:: STORED DATA ::
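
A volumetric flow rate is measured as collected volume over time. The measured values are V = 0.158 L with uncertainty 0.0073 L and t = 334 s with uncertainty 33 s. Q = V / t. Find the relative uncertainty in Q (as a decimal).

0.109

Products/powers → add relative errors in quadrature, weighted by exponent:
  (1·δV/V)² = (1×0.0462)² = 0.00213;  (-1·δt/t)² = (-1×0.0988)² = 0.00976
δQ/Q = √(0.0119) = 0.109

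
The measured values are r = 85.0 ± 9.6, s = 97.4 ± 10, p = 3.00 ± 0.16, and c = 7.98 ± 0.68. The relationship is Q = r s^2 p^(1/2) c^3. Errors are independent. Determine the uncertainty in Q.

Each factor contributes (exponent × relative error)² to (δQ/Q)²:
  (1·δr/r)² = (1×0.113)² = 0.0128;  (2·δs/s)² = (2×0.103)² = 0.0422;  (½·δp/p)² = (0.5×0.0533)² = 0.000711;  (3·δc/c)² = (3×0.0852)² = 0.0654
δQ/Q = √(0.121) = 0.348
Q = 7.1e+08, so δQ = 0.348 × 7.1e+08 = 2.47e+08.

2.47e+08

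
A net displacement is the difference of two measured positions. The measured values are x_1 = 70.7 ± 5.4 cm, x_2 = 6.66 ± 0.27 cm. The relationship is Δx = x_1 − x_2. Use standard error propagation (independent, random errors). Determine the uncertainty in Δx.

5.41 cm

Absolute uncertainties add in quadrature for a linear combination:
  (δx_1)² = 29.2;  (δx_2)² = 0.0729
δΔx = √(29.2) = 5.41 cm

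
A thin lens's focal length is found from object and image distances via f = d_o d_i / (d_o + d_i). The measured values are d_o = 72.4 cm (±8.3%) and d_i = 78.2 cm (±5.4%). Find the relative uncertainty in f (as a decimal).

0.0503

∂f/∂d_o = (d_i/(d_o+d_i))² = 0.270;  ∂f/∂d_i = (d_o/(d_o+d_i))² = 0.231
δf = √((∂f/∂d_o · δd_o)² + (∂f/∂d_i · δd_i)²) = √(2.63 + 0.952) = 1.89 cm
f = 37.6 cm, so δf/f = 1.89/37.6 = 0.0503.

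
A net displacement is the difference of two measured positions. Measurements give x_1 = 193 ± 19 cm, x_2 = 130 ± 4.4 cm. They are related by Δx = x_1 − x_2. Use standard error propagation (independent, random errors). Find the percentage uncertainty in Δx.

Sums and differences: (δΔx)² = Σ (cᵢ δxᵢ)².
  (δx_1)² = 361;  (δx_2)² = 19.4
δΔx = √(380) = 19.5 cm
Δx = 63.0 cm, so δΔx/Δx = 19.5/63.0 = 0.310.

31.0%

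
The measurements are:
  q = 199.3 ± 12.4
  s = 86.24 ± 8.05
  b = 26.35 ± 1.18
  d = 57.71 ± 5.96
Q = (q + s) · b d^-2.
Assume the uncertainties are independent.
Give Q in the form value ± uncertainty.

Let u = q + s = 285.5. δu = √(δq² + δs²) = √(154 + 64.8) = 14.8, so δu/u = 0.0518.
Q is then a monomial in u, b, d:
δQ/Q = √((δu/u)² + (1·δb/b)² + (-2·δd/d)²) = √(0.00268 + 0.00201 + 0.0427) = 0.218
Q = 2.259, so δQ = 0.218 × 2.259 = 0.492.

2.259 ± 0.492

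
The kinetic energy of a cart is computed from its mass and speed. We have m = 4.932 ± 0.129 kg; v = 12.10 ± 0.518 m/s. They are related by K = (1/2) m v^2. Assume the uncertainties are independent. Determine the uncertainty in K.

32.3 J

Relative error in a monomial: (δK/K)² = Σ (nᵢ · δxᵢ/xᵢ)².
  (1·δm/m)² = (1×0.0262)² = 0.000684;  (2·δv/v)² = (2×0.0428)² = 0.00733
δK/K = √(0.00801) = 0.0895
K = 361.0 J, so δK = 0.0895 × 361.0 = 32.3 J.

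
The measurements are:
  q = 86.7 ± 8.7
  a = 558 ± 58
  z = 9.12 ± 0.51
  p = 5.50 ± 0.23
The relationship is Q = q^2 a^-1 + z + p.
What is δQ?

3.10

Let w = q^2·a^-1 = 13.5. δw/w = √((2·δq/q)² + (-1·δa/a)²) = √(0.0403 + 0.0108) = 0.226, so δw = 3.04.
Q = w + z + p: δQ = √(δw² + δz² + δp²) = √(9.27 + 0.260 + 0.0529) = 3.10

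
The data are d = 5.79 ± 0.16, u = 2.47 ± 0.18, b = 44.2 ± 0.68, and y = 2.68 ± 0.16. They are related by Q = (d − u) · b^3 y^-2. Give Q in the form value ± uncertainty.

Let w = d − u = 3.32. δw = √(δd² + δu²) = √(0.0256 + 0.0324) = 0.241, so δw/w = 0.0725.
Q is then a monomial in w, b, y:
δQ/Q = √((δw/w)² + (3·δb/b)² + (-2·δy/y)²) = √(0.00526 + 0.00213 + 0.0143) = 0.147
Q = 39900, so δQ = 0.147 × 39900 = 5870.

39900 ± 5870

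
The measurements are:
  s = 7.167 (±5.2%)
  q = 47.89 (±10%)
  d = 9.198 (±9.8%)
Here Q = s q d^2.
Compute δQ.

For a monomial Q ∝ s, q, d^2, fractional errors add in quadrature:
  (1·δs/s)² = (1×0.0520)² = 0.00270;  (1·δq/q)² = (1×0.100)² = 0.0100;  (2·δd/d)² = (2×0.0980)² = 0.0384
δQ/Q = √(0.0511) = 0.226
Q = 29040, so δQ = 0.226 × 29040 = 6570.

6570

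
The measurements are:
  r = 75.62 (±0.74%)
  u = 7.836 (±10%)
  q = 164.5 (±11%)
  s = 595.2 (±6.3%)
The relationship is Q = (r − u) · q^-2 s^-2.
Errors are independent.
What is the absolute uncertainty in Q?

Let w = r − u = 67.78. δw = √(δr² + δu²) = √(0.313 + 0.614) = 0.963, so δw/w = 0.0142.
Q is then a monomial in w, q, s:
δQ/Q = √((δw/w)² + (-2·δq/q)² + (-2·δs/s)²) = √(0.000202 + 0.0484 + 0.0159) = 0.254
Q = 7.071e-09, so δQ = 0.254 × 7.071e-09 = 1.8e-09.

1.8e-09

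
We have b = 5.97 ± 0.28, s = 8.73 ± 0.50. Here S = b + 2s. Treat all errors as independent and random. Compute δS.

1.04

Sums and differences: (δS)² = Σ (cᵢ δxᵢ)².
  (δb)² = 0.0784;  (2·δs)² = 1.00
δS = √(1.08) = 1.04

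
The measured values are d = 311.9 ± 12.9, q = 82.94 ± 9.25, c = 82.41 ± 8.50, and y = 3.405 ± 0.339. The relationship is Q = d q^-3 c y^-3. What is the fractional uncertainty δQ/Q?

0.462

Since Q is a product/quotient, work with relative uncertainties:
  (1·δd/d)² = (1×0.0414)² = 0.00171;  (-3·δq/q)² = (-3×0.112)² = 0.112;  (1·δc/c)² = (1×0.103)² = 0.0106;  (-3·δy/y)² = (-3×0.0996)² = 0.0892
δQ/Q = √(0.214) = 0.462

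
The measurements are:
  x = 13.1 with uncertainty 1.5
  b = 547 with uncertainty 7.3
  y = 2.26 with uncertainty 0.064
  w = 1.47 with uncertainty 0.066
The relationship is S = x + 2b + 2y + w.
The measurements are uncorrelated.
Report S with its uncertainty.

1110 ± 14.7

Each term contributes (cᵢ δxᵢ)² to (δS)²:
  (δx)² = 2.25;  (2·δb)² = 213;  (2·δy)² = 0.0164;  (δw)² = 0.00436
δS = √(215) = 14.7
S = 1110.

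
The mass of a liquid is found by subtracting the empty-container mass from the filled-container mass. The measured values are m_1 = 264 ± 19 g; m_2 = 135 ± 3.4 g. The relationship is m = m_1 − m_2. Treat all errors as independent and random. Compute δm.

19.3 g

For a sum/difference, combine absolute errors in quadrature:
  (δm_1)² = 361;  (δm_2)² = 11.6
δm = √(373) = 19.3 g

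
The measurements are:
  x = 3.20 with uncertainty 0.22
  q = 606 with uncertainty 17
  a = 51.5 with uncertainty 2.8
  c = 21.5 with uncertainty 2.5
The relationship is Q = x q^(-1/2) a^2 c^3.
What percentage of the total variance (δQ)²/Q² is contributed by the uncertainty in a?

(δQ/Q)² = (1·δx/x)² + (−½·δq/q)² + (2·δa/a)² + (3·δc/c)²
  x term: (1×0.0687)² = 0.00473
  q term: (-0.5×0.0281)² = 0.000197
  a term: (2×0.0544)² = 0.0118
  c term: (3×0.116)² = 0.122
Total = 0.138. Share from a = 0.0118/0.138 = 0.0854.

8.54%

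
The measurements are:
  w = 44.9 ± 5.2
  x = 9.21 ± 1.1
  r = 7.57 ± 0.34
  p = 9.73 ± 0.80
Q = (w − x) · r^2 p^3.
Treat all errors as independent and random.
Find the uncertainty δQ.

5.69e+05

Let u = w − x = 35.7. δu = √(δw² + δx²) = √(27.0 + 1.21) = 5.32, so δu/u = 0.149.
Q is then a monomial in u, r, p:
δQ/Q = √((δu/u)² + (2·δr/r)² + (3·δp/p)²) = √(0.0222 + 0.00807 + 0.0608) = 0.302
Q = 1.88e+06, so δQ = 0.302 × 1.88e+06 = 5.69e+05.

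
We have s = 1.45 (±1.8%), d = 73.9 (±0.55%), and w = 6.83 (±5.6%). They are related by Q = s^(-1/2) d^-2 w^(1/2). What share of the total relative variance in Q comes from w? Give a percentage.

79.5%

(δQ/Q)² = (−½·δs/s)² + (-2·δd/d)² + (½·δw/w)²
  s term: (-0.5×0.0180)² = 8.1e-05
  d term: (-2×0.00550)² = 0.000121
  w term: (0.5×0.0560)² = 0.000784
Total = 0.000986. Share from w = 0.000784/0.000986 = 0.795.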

:: TASK DIRECTIONS ::
Your answer should consist of the lines from the line with "x = 3.20 with uncertainty 0.22" to the line with "The relationship is Q = x q^(-1/2) a^2 c^3." above, repeated exactly, both ends included.

:: SOLVED PROBLEM ::
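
  x = 3.20 with uncertainty 0.22
  q = 606 with uncertainty 17
  a = 51.5 with uncertainty 2.8
  c = 21.5 with uncertainty 2.5
The relationship is Q = x q^(-1/2) a^2 c^3.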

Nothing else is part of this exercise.